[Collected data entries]
· · · · · · ·
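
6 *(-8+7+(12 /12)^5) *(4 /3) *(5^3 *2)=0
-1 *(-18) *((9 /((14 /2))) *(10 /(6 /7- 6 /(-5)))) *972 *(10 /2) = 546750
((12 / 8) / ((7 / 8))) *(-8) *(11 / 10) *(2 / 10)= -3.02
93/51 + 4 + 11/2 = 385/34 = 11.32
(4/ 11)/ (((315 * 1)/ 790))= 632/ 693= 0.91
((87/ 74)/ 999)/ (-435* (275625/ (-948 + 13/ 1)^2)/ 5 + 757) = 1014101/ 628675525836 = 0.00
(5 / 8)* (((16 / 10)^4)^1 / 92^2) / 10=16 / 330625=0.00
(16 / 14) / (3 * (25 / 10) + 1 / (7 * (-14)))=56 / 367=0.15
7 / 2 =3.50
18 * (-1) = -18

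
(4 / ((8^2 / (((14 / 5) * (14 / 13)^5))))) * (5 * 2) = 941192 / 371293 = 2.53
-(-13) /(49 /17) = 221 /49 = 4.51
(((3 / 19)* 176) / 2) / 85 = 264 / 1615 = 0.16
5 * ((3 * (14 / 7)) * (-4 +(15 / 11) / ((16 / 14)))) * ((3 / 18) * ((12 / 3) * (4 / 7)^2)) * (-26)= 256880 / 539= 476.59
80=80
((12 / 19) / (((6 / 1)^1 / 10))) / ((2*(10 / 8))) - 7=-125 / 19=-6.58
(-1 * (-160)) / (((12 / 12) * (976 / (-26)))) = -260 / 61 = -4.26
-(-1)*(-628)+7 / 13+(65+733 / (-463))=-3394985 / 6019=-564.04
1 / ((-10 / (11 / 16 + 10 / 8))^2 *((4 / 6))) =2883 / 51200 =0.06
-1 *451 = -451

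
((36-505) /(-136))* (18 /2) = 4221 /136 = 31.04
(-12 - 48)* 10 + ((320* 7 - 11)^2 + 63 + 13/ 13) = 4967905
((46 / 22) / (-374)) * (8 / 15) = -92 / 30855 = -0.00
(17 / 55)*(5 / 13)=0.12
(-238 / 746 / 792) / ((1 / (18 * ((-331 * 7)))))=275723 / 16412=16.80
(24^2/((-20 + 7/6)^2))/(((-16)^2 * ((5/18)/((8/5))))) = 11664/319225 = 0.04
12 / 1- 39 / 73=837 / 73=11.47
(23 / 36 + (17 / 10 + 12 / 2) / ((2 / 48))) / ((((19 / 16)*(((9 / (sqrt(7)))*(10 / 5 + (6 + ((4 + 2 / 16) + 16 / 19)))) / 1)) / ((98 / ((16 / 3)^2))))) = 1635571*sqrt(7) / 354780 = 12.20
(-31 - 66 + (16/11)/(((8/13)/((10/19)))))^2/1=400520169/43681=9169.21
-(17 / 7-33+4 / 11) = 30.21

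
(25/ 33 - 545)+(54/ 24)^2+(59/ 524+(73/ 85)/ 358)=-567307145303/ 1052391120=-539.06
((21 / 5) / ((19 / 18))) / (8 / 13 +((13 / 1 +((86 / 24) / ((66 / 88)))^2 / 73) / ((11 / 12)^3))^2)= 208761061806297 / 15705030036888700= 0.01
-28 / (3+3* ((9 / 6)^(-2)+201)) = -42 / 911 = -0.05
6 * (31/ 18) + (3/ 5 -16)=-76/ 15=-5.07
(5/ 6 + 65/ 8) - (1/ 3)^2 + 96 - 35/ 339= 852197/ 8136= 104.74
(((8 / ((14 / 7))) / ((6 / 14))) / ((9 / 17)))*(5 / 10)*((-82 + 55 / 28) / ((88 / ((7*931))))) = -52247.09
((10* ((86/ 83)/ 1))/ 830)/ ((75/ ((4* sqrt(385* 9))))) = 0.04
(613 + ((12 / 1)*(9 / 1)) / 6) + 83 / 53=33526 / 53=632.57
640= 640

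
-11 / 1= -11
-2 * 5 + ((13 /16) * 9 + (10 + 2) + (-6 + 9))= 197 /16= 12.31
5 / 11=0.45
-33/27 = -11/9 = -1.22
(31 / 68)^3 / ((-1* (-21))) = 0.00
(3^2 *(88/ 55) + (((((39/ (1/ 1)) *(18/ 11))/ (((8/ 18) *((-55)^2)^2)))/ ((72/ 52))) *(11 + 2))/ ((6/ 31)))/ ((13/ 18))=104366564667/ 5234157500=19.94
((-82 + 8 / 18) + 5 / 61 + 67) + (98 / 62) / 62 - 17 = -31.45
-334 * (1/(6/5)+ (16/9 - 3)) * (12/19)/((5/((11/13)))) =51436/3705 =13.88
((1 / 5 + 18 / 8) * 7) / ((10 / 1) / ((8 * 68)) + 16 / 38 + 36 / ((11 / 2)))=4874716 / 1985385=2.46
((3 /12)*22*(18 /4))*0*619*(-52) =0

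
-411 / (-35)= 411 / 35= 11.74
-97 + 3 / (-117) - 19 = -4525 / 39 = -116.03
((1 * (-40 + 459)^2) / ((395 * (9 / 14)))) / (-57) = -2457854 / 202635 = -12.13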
· · · · · · ·
:: Problem ::
A word-for-word restatement of all the records is required.

:: Task answer ::
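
6 *(-8+7+(12 /12)^5) *(4 /3) *(5^3 *2)=0
-1 *(-18) *((9 /((14 /2))) *(10 /(6 /7- 6 /(-5)))) *972 *(10 /2) = 546750
((12 / 8) / ((7 / 8))) *(-8) *(11 / 10) *(2 / 10)= -3.02
93/51 + 4 + 11/2 = 385/34 = 11.32
(4/ 11)/ (((315 * 1)/ 790))= 632/ 693= 0.91
((87/ 74)/ 999)/ (-435* (275625/ (-948 + 13/ 1)^2)/ 5 + 757) = 1014101/ 628675525836 = 0.00
(5 / 8)* (((16 / 10)^4)^1 / 92^2) / 10=16 / 330625=0.00
(16 / 14) / (3 * (25 / 10) + 1 / (7 * (-14)))=56 / 367=0.15
7 / 2 =3.50
18 * (-1) = -18

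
(4 / ((8^2 / (((14 / 5) * (14 / 13)^5))))) * (5 * 2) = 941192 / 371293 = 2.53
-(-13) /(49 /17) = 221 /49 = 4.51
(((3 / 19)* 176) / 2) / 85 = 264 / 1615 = 0.16
5 * ((3 * (14 / 7)) * (-4 +(15 / 11) / ((16 / 14)))) * ((3 / 18) * ((12 / 3) * (4 / 7)^2)) * (-26)= 256880 / 539= 476.59
80=80
((12 / 19) / (((6 / 1)^1 / 10))) / ((2*(10 / 8))) - 7=-125 / 19=-6.58
(-1 * (-160)) / (((12 / 12) * (976 / (-26)))) = -260 / 61 = -4.26
-(-1)*(-628)+7 / 13+(65+733 / (-463))=-3394985 / 6019=-564.04
1 / ((-10 / (11 / 16 + 10 / 8))^2 *((4 / 6))) =2883 / 51200 =0.06
-1 *451 = -451

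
((36-505) /(-136))* (18 /2) = 4221 /136 = 31.04
(-12 - 48)* 10 + ((320* 7 - 11)^2 + 63 + 13/ 13) = 4967905
((46 / 22) / (-374)) * (8 / 15) = -92 / 30855 = -0.00
(17 / 55)*(5 / 13)=0.12
(-238 / 746 / 792) / ((1 / (18 * ((-331 * 7)))))=275723 / 16412=16.80
(24^2/((-20 + 7/6)^2))/(((-16)^2 * ((5/18)/((8/5))))) = 11664/319225 = 0.04
12 / 1- 39 / 73=837 / 73=11.47
(23 / 36 + (17 / 10 + 12 / 2) / ((2 / 48))) / ((((19 / 16)*(((9 / (sqrt(7)))*(10 / 5 + (6 + ((4 + 2 / 16) + 16 / 19)))) / 1)) / ((98 / ((16 / 3)^2))))) = 1635571*sqrt(7) / 354780 = 12.20
(-31 - 66 + (16/11)/(((8/13)/((10/19)))))^2/1=400520169/43681=9169.21
-(17 / 7-33+4 / 11) = 30.21

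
(25/ 33 - 545)+(54/ 24)^2+(59/ 524+(73/ 85)/ 358)=-567307145303/ 1052391120=-539.06
((21 / 5) / ((19 / 18))) / (8 / 13 +((13 / 1 +((86 / 24) / ((66 / 88)))^2 / 73) / ((11 / 12)^3))^2)= 208761061806297 / 15705030036888700= 0.01
-28 / (3+3* ((9 / 6)^(-2)+201)) = -42 / 911 = -0.05
6 * (31/ 18) + (3/ 5 -16)=-76/ 15=-5.07
(5/ 6 + 65/ 8) - (1/ 3)^2 + 96 - 35/ 339= 852197/ 8136= 104.74
(((8 / ((14 / 7))) / ((6 / 14))) / ((9 / 17)))*(5 / 10)*((-82 + 55 / 28) / ((88 / ((7*931))))) = -52247.09
((10* ((86/ 83)/ 1))/ 830)/ ((75/ ((4* sqrt(385* 9))))) = 0.04
(613 + ((12 / 1)*(9 / 1)) / 6) + 83 / 53=33526 / 53=632.57
640= 640

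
-11 / 1= -11
-2 * 5 + ((13 /16) * 9 + (10 + 2) + (-6 + 9))= 197 /16= 12.31
5 / 11=0.45
-33/27 = -11/9 = -1.22
(31 / 68)^3 / ((-1* (-21))) = 0.00
(3^2 *(88/ 55) + (((((39/ (1/ 1)) *(18/ 11))/ (((8/ 18) *((-55)^2)^2)))/ ((72/ 52))) *(11 + 2))/ ((6/ 31)))/ ((13/ 18))=104366564667/ 5234157500=19.94
((-82 + 8 / 18) + 5 / 61 + 67) + (98 / 62) / 62 - 17 = -31.45
-334 * (1/(6/5)+ (16/9 - 3)) * (12/19)/((5/((11/13)))) =51436/3705 =13.88
((1 / 5 + 18 / 8) * 7) / ((10 / 1) / ((8 * 68)) + 16 / 38 + 36 / ((11 / 2)))=4874716 / 1985385=2.46
((3 /12)*22*(18 /4))*0*619*(-52) =0

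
-411 / (-35)= 411 / 35= 11.74
-97 + 3 / (-117) - 19 = -4525 / 39 = -116.03
((1 * (-40 + 459)^2) / ((395 * (9 / 14)))) / (-57) = -2457854 / 202635 = -12.13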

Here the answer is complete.